START Data section
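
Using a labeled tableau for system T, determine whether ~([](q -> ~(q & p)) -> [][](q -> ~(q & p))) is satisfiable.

Yes, satisfiable

1. ~([](q -> ~(q & p)) -> [][](q -> ~(q & p))), w0
2. [](q -> ~(q & p)), w0   [~->-rule on 1]
3. ~[][](q -> ~(q & p)), w0   [~->-rule on 1]
4. q -> ~(q & p), w0   [[]-rule on 2 via w0Rw0]
5. ~(q & p), w0   [->-rule on 4 (branches; this branch)]
6. ~p, w0   [~&-rule on 5 (branches; this branch)]
7. ~[](q -> ~(q & p)), w1   [~[]-rule on 3: fresh world w1, w0Rw1]
8. q -> ~(q & p), w1   [[]-rule on 2 via w0Rw1]
9. ~(q & p), w1   [->-rule on 8 (branches; this branch)]
10. ~p, w1   [~&-rule on 9 (branches; this branch)]
11. ~(q -> ~(q & p)), w2   [~[]-rule on 7: fresh world w2, w1Rw2]
12. q, w2   [~->-rule on 11]
13. q & p, w2   [~->-rule on 11]
14. p, w2   [&-rule on 13]
Accessibility: w0Rw0, w0Rw1, w1Rw1, w1Rw2, w2Rw2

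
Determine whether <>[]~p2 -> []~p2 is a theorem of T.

No, not valid

Tableau for the negation ~(<>[]~p2 -> []~p2):
1. ~(<>[]~p2 -> []~p2), 0
2. <>[]~p2, 0
3. ~[]~p2, 0
4. []~p2, 1
5. ~p2, 1
6. p2, 2
Accessibility: 0R0, 0R1, 0R2, 1R1, 2R2
The negation has an open branch (countermodel exists).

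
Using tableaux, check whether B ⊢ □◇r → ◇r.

Valid

Tableau for the negation ¬(□◇r → ◇r):
1. ¬(□◇r → ◇r), w0
2. □◇r, w0
3. ¬◇r, w0
4. ◇r, w0
5. ¬r, w0
6. r, w1
7. ◇r, w1
8. ¬r, w1
Accessibility: w0Rw0, w0Rw1, w1Rw0, w1Rw1
Branch closes: r and ¬r both at w1.
All branches of the negation close; one closing branch shown above.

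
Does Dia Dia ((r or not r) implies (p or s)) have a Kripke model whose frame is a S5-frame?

1. Dia Dia ((r or not r) implies (p or s)), u
2. Dia ((r or not r) implies (p or s)), v
3. (r or not r) implies (p or s), w
4. p or s, w
5. s, w
Accessibility: uRu, uRv, uRw, vRu, vRv, vRw, wRu, wRv, wRw

Yes, satisfiable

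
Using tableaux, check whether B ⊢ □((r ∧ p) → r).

Tableau for the negation ¬□((r ∧ p) → r):
1. ¬□((r ∧ p) → r), 0
2. ¬((r ∧ p) → r), 1
3. r ∧ p, 1
4. ¬r, 1
5. r, 1
6. p, 1
Accessibility: 0R0, 0R1, 1R0, 1R1
Branch closes: r and ¬r both at 1.
Every branch of the negation's tableau closes; the branch above is one of them.

Yes, valid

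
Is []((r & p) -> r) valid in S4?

Tableau for the negation ~[]((r & p) -> r):
1. ~[]((r & p) -> r), u
2. ~((r & p) -> r), v   [~[]-rule on 1: fresh world v, uRv]
3. r & p, v   [~->-rule on 2]
4. ~r, v   [~->-rule on 2]
5. r, v   [&-rule on 3]
6. p, v   [&-rule on 3]
Accessibility: uRu, uRv, vRv
Branch closes: r and ~r both at v.
All branches of the negation close; one closing branch shown above.

Valid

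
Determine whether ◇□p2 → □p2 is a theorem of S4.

Tableau for the negation ¬(◇□p2 → □p2):
1. ¬(◇□p2 → □p2), u
2. ◇□p2, u
3. ¬□p2, u
4. □p2, v
5. p2, v
6. ¬p2, w
Accessibility: uRu, uRv, uRw, vRv, wRw
The negation has an open branch (countermodel exists).

Not valid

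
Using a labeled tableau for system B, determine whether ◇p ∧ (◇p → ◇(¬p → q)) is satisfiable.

1. ◇p ∧ (◇p → ◇(¬p → q)), w0
2. ◇p, w0
3. ◇p → ◇(¬p → q), w0
4. ◇(¬p → q), w0
5. p, w1
6. ¬p → q, w2
7. q, w2
Accessibility: w0Rw0, w0Rw1, w0Rw2, w1Rw0, w1Rw1, w2Rw0, w2Rw2

Yes, satisfiable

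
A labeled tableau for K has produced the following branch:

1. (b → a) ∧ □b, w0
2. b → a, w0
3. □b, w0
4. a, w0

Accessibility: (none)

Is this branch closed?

There is no literal clash: for every atom and world, at most one sign appears.

No, open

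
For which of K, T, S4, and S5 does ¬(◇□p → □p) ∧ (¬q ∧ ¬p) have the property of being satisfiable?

K, T, S4

S4-tableau for the formula:
1. ¬(◇□p → □p) ∧ (¬q ∧ ¬p), u
2. ¬(◇□p → □p), u   [∧-rule on 1]
3. ¬q ∧ ¬p, u   [∧-rule on 1]
4. ◇□p, u   [¬→-rule on 2]
5. ¬□p, u   [¬→-rule on 2]
6. ¬q, u   [∧-rule on 3]
7. ¬p, u   [∧-rule on 3]
8. □p, v   [◇-rule on 4: fresh world v, uRv]
9. p, v   [□-rule on 8 via vRv]
10. ¬p, w   [¬□-rule on 5: fresh world w, uRw]
Accessibility: uRu, uRv, uRw, vRv, wRw
Complete open branch: satisfiable in S4, hence also in K, T (this S4-model is also a K-model and a T-model).
S5-tableau for the formula:
1. ¬(◇□p → □p) ∧ (¬q ∧ ¬p), u
2. ¬(◇□p → □p), u   [∧-rule on 1]
3. ¬q ∧ ¬p, u   [∧-rule on 1]
4. ◇□p, u   [¬→-rule on 2]
5. ¬□p, u   [¬→-rule on 2]
6. ¬q, u   [∧-rule on 3]
7. ¬p, u   [∧-rule on 3]
8. □p, v   [◇-rule on 4: fresh world v, uRv]
9. p, u   [□-rule on 8 via vRu]
Accessibility: uRu, uRv, vRu, vRv
Branch closes: p and ¬p both at u.
Every branch closes (one shown): unsatisfiable in S5.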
END Data section
# [Exercise instructions]
An unaltered copy of the listing above must form the answer.

# [Response to the task]
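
Using a labeled tableau for system T, determine whether ~([](q -> ~(q & p)) -> [][](q -> ~(q & p))) is satisfiable.

Yes, satisfiable

1. ~([](q -> ~(q & p)) -> [][](q -> ~(q & p))), w0
2. [](q -> ~(q & p)), w0   [~->-rule on 1]
3. ~[][](q -> ~(q & p)), w0   [~->-rule on 1]
4. q -> ~(q & p), w0   [[]-rule on 2 via w0Rw0]
5. ~(q & p), w0   [->-rule on 4 (branches; this branch)]
6. ~p, w0   [~&-rule on 5 (branches; this branch)]
7. ~[](q -> ~(q & p)), w1   [~[]-rule on 3: fresh world w1, w0Rw1]
8. q -> ~(q & p), w1   [[]-rule on 2 via w0Rw1]
9. ~(q & p), w1   [->-rule on 8 (branches; this branch)]
10. ~p, w1   [~&-rule on 9 (branches; this branch)]
11. ~(q -> ~(q & p)), w2   [~[]-rule on 7: fresh world w2, w1Rw2]
12. q, w2   [~->-rule on 11]
13. q & p, w2   [~->-rule on 11]
14. p, w2   [&-rule on 13]
Accessibility: w0Rw0, w0Rw1, w1Rw1, w1Rw2, w2Rw2

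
Determine whether <>[]~p2 -> []~p2 is a theorem of T.

No, not valid

Tableau for the negation ~(<>[]~p2 -> []~p2):
1. ~(<>[]~p2 -> []~p2), 0
2. <>[]~p2, 0
3. ~[]~p2, 0
4. []~p2, 1
5. ~p2, 1
6. p2, 2
Accessibility: 0R0, 0R1, 0R2, 1R1, 2R2
The negation has an open branch (countermodel exists).

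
Using tableaux, check whether B ⊢ □◇r → ◇r.

Valid

Tableau for the negation ¬(□◇r → ◇r):
1. ¬(□◇r → ◇r), w0
2. □◇r, w0
3. ¬◇r, w0
4. ◇r, w0
5. ¬r, w0
6. r, w1
7. ◇r, w1
8. ¬r, w1
Accessibility: w0Rw0, w0Rw1, w1Rw0, w1Rw1
Branch closes: r and ¬r both at w1.
All branches of the negation close; one closing branch shown above.

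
Does Dia Dia ((r or not r) implies (p or s)) have a Kripke model whose frame is a S5-frame?

1. Dia Dia ((r or not r) implies (p or s)), u
2. Dia ((r or not r) implies (p or s)), v
3. (r or not r) implies (p or s), w
4. p or s, w
5. s, w
Accessibility: uRu, uRv, uRw, vRu, vRv, vRw, wRu, wRv, wRw

Yes, satisfiable

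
Using tableaux, check whether B ⊢ □((r ∧ p) → r).

Tableau for the negation ¬□((r ∧ p) → r):
1. ¬□((r ∧ p) → r), 0
2. ¬((r ∧ p) → r), 1
3. r ∧ p, 1
4. ¬r, 1
5. r, 1
6. p, 1
Accessibility: 0R0, 0R1, 1R0, 1R1
Branch closes: r and ¬r both at 1.
Every branch of the negation's tableau closes; the branch above is one of them.

Yes, valid

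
Is []((r & p) -> r) valid in S4?

Tableau for the negation ~[]((r & p) -> r):
1. ~[]((r & p) -> r), u
2. ~((r & p) -> r), v   [~[]-rule on 1: fresh world v, uRv]
3. r & p, v   [~->-rule on 2]
4. ~r, v   [~->-rule on 2]
5. r, v   [&-rule on 3]
6. p, v   [&-rule on 3]
Accessibility: uRu, uRv, vRv
Branch closes: r and ~r both at v.
All branches of the negation close; one closing branch shown above.

Valid

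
Determine whether ◇□p2 → □p2 is a theorem of S4.

Tableau for the negation ¬(◇□p2 → □p2):
1. ¬(◇□p2 → □p2), u
2. ◇□p2, u
3. ¬□p2, u
4. □p2, v
5. p2, v
6. ¬p2, w
Accessibility: uRu, uRv, uRw, vRv, wRw
The negation has an open branch (countermodel exists).

Not valid

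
Using a labeled tableau for system B, determine whether ◇p ∧ (◇p → ◇(¬p → q)) is satisfiable.

1. ◇p ∧ (◇p → ◇(¬p → q)), w0
2. ◇p, w0
3. ◇p → ◇(¬p → q), w0
4. ◇(¬p → q), w0
5. p, w1
6. ¬p → q, w2
7. q, w2
Accessibility: w0Rw0, w0Rw1, w0Rw2, w1Rw0, w1Rw1, w2Rw0, w2Rw2

Yes, satisfiable

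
A labeled tableau for K has produced the following branch:

1. (b → a) ∧ □b, w0
2. b → a, w0
3. □b, w0
4. a, w0

Accessibility: (none)

Is this branch closed?

There is no literal clash: for every atom and world, at most one sign appears.

No, open

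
For which of K, T, S4, and S5 does ¬(◇□p → □p) ∧ (¬q ∧ ¬p) have the property of being satisfiable?

K, T, S4

S4-tableau for the formula:
1. ¬(◇□p → □p) ∧ (¬q ∧ ¬p), u
2. ¬(◇□p → □p), u   [∧-rule on 1]
3. ¬q ∧ ¬p, u   [∧-rule on 1]
4. ◇□p, u   [¬→-rule on 2]
5. ¬□p, u   [¬→-rule on 2]
6. ¬q, u   [∧-rule on 3]
7. ¬p, u   [∧-rule on 3]
8. □p, v   [◇-rule on 4: fresh world v, uRv]
9. p, v   [□-rule on 8 via vRv]
10. ¬p, w   [¬□-rule on 5: fresh world w, uRw]
Accessibility: uRu, uRv, uRw, vRv, wRw
Complete open branch: satisfiable in S4, hence also in K, T (this S4-model is also a K-model and a T-model).
S5-tableau for the formula:
1. ¬(◇□p → □p) ∧ (¬q ∧ ¬p), u
2. ¬(◇□p → □p), u   [∧-rule on 1]
3. ¬q ∧ ¬p, u   [∧-rule on 1]
4. ◇□p, u   [¬→-rule on 2]
5. ¬□p, u   [¬→-rule on 2]
6. ¬q, u   [∧-rule on 3]
7. ¬p, u   [∧-rule on 3]
8. □p, v   [◇-rule on 4: fresh world v, uRv]
9. p, u   [□-rule on 8 via vRu]
Accessibility: uRu, uRv, vRu, vRv
Branch closes: p and ¬p both at u.
Every branch closes (one shown): unsatisfiable in S5.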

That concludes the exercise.